→ **Action item**:
Every line of the material that includes the word "ranges" is to be shown.

→ **Supplied material**:

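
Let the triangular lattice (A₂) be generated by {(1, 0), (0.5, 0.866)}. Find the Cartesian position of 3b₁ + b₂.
(3.5, 0.866)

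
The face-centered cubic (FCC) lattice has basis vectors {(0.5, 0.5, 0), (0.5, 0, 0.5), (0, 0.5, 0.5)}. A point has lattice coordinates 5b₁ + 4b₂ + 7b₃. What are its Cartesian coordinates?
(4.5, 6, 5.5)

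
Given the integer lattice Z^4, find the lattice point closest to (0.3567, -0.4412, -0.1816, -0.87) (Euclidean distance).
(0, 0, 0, -1)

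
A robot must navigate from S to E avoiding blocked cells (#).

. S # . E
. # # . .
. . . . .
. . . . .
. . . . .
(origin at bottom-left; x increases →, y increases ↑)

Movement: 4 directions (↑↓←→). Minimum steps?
9
(one shortest path: (1, 4) → (0, 4) → (0, 3) → (0, 2) → (1, 2) → (2, 2) → (3, 2) → (4, 2) → (4, 3) → (4, 4))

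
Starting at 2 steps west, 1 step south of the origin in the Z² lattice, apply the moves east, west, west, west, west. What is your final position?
(-5, -1)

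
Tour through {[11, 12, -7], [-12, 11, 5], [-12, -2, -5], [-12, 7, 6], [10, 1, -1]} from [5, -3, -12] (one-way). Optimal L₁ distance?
98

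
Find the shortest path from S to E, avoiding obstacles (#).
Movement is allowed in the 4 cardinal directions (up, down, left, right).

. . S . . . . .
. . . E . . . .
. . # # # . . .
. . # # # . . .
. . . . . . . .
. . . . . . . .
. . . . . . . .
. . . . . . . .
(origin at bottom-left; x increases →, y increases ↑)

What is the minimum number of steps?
2
(one shortest path: (2, 7) → (3, 7) → (3, 6))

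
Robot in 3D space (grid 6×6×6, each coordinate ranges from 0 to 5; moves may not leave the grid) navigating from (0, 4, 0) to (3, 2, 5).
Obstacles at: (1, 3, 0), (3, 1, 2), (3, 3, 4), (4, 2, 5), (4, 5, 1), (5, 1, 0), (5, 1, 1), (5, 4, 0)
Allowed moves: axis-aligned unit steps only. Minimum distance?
10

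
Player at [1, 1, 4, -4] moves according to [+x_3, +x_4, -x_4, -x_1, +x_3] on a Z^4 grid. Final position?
(0, 1, 6, -4)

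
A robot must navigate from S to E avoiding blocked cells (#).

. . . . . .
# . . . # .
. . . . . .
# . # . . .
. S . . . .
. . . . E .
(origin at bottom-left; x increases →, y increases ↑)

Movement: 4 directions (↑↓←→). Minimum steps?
4
(one shortest path: (1, 1) → (2, 1) → (3, 1) → (4, 1) → (4, 0))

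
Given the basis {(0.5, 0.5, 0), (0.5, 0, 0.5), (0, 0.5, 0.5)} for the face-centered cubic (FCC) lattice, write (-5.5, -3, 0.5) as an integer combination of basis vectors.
-9b₁ - 2b₂ + 3b₃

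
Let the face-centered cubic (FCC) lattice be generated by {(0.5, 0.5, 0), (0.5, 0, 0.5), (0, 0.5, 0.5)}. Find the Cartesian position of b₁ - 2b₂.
(-0.5, 0.5, -1)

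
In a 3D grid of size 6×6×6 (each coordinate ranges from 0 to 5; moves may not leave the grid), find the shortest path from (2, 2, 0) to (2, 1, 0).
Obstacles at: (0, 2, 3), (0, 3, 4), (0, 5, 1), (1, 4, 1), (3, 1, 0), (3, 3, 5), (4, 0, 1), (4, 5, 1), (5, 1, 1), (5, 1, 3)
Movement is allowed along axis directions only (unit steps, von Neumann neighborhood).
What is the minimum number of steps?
1
(one shortest path: (2, 2, 0) → (2, 1, 0))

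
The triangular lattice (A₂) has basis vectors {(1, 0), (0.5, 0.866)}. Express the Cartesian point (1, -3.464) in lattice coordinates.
3b₁ - 4b₂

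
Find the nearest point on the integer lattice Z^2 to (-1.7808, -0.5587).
(-2, -1)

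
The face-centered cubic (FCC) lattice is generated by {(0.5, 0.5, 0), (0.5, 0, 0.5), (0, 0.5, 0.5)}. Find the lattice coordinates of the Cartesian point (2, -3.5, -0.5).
-b₁ + 5b₂ - 6b₃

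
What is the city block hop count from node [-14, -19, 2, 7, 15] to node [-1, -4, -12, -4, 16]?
54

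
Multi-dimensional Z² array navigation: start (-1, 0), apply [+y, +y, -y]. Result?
(-1, 1)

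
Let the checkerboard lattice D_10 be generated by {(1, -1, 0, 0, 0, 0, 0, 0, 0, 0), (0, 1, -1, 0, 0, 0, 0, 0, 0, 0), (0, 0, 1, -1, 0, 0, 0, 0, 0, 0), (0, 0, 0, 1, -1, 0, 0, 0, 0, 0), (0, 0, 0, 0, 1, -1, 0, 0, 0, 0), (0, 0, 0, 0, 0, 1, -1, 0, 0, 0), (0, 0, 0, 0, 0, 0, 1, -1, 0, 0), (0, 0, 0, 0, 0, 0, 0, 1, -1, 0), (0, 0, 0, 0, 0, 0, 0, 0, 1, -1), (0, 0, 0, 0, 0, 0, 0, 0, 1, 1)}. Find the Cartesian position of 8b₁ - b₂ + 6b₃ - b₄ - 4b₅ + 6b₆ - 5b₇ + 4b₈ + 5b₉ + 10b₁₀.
(8, -9, 7, -7, -3, 10, -11, 9, 11, 5)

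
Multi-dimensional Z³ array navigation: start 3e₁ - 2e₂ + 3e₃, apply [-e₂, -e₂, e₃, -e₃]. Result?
(3, -4, 3)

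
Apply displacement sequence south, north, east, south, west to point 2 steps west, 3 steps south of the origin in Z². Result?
(-2, -4)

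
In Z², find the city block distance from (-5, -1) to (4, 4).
14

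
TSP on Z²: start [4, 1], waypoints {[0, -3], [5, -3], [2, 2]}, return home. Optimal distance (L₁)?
20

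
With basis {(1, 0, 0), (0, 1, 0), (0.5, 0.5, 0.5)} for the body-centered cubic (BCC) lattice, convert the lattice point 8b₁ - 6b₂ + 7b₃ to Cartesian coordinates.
(11.5, -2.5, 3.5)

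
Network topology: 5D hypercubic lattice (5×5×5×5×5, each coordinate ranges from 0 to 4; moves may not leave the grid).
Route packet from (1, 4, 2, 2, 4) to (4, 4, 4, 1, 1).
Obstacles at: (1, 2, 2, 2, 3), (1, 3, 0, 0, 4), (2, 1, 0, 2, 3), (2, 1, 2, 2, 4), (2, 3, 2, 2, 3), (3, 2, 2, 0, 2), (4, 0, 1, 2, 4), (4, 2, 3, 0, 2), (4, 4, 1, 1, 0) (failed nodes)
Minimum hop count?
9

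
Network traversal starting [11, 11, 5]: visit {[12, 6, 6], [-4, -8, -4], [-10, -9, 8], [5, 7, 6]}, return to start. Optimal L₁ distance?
110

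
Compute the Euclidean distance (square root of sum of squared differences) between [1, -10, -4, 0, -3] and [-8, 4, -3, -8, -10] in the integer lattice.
19.7737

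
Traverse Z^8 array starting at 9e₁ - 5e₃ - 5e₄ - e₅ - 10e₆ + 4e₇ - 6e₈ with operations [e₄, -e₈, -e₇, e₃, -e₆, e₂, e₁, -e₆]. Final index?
(10, 1, -4, -4, -1, -12, 3, -7)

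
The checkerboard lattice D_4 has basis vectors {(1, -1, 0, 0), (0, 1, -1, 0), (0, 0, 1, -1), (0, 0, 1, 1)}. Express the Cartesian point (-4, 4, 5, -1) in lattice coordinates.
-4b₁ + 3b₃ + 2b₄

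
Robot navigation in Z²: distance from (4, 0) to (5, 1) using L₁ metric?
2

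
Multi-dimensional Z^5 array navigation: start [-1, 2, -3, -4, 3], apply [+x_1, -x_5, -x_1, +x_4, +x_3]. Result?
(-1, 2, -2, -3, 2)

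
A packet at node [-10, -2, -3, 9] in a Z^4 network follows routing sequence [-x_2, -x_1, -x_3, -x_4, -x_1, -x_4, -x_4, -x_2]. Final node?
(-12, -4, -4, 6)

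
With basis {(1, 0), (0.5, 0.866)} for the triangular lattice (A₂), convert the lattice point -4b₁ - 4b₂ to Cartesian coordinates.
(-6, -3.464)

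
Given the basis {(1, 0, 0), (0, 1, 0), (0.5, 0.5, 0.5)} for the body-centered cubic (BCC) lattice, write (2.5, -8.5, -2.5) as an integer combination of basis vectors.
5b₁ - 6b₂ - 5b₃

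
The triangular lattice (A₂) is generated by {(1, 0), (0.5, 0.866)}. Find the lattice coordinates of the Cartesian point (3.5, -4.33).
6b₁ - 5b₂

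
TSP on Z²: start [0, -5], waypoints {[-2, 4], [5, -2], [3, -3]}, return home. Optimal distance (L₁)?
32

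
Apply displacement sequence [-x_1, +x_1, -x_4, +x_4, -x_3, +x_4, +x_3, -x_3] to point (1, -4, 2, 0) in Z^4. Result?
(1, -4, 1, 1)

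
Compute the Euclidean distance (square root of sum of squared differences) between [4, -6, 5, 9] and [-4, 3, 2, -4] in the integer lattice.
17.9722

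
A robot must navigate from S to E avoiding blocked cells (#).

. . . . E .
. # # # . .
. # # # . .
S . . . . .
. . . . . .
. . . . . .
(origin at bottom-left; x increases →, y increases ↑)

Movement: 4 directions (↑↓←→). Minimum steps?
7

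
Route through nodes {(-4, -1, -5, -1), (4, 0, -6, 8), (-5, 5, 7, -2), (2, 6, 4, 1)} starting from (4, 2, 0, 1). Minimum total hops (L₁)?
63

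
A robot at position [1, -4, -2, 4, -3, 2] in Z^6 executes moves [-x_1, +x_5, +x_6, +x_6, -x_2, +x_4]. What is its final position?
(0, -5, -2, 5, -2, 4)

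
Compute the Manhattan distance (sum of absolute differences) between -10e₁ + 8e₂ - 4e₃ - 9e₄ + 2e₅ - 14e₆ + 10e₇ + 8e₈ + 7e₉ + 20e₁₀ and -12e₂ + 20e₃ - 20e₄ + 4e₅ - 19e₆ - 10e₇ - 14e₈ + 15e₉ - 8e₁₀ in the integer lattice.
150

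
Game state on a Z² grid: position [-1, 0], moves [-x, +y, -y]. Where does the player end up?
(-2, 0)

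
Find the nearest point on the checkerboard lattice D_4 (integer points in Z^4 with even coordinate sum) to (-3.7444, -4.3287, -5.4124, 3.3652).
(-4, -4, -5, 3)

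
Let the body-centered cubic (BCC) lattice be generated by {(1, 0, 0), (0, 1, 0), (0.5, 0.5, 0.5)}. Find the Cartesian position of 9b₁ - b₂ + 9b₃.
(13.5, 3.5, 4.5)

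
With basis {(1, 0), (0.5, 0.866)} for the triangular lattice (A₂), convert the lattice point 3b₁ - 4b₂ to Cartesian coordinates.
(1, -3.464)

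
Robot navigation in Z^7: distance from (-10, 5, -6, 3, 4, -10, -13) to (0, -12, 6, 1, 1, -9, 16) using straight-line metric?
37.2559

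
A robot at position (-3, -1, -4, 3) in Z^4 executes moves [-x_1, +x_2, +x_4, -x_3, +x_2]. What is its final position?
(-4, 1, -5, 4)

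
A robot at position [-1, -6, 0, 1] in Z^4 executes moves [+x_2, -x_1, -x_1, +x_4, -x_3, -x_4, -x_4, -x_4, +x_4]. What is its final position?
(-3, -5, -1, 0)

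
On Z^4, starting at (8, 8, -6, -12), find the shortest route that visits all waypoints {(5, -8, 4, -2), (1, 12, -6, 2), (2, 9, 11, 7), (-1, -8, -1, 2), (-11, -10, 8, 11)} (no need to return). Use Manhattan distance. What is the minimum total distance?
132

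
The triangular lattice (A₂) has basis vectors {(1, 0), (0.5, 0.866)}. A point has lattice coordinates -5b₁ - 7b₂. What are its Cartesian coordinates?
(-8.5, -6.062)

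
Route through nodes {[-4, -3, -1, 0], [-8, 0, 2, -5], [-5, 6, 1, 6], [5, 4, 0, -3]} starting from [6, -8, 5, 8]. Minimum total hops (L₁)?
83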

→ **Solution to the exercise**:
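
Robot in 3D space (grid 6×6×6, each coordinate ranges from 0 to 5; moves may not leave the grid) navigating from (0, 4, 0) to (3, 2, 5).
In a 3D grid of size 6×6×6 (each coordinate ranges from 0 to 5; moves may not leave the grid), find the shortest path from (2, 2, 0) to (2, 1, 0).
Network topology: 5D hypercubic lattice (5×5×5×5×5, each coordinate ranges from 0 to 4; moves may not leave the grid).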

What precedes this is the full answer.